_Task:_
Retype the range from the line holding "Scale C (measures" to the last line of the listing, inclusive, exactly as it appears and with nothing else.
>>>
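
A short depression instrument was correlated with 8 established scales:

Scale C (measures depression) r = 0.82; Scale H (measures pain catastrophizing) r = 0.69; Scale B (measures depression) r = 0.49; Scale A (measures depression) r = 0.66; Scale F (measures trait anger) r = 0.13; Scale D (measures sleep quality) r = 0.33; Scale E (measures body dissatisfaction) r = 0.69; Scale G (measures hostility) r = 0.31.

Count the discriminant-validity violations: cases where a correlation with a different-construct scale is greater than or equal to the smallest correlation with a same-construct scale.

2

Convergent (same construct = depression): Scale C, Scale B, Scale A.
Smallest convergent = 0.49. Discriminant values: 0.69, 0.13, 0.33, 0.69, 0.31; count ≥ 0.49 → 2.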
<<<
_Completed exercise:_
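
Scale C (measures depression) r = 0.82; Scale H (measures pain catastrophizing) r = 0.69; Scale B (measures depression) r = 0.49; Scale A (measures depression) r = 0.66; Scale F (measures trait anger) r = 0.13; Scale D (measures sleep quality) r = 0.33; Scale E (measures body dissatisfaction) r = 0.69; Scale G (measures hostility) r = 0.31.

Count the discriminant-validity violations: cases where a correlation with a different-construct scale is greater than or equal to the smallest correlation with a same-construct scale.

2

Convergent (same construct = depression): Scale C, Scale B, Scale A.
Smallest convergent = 0.49. Discriminant values: 0.69, 0.13, 0.33, 0.69, 0.31; count ≥ 0.49 → 2.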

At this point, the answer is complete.